The records
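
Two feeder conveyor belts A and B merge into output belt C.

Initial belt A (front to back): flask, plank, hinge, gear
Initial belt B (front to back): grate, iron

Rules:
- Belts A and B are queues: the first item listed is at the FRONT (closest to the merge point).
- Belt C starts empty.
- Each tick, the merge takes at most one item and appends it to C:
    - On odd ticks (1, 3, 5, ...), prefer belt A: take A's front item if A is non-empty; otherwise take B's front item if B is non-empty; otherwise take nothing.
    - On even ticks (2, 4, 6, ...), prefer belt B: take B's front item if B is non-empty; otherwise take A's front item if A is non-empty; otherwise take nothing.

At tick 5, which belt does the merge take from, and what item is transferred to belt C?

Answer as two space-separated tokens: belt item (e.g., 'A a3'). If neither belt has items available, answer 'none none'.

Tick 1: prefer A, take flask from A; A=[plank,hinge,gear] B=[grate,iron] C=[flask]
Tick 2: prefer B, take grate from B; A=[plank,hinge,gear] B=[iron] C=[flask,grate]
Tick 3: prefer A, take plank from A; A=[hinge,gear] B=[iron] C=[flask,grate,plank]
Tick 4: prefer B, take iron from B; A=[hinge,gear] B=[-] C=[flask,grate,plank,iron]
Tick 5: prefer A, take hinge from A; A=[gear] B=[-] C=[flask,grate,plank,iron,hinge]

Answer: A hinge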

Exercise directions
For this exercise, return the material above in full and exactly.

Solution
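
Two feeder conveyor belts A and B merge into output belt C.

Initial belt A (front to back): flask, plank, hinge, gear
Initial belt B (front to back): grate, iron

Rules:
- Belts A and B are queues: the first item listed is at the FRONT (closest to the merge point).
- Belt C starts empty.
- Each tick, the merge takes at most one item and appends it to C:
    - On odd ticks (1, 3, 5, ...), prefer belt A: take A's front item if A is non-empty; otherwise take B's front item if B is non-empty; otherwise take nothing.
    - On even ticks (2, 4, 6, ...), prefer belt B: take B's front item if B is non-empty; otherwise take A's front item if A is non-empty; otherwise take nothing.

At tick 5, which belt does the merge take from, and what item is transferred to belt C?

Answer as two space-separated tokens: belt item (e.g., 'A a3'). If neither belt has items available, answer 'none none'.

Tick 1: prefer A, take flask from A; A=[plank,hinge,gear] B=[grate,iron] C=[flask]
Tick 2: prefer B, take grate from B; A=[plank,hinge,gear] B=[iron] C=[flask,grate]
Tick 3: prefer A, take plank from A; A=[hinge,gear] B=[iron] C=[flask,grate,plank]
Tick 4: prefer B, take iron from B; A=[hinge,gear] B=[-] C=[flask,grate,plank,iron]
Tick 5: prefer A, take hinge from A; A=[gear] B=[-] C=[flask,grate,plank,iron,hinge]

Answer: A hinge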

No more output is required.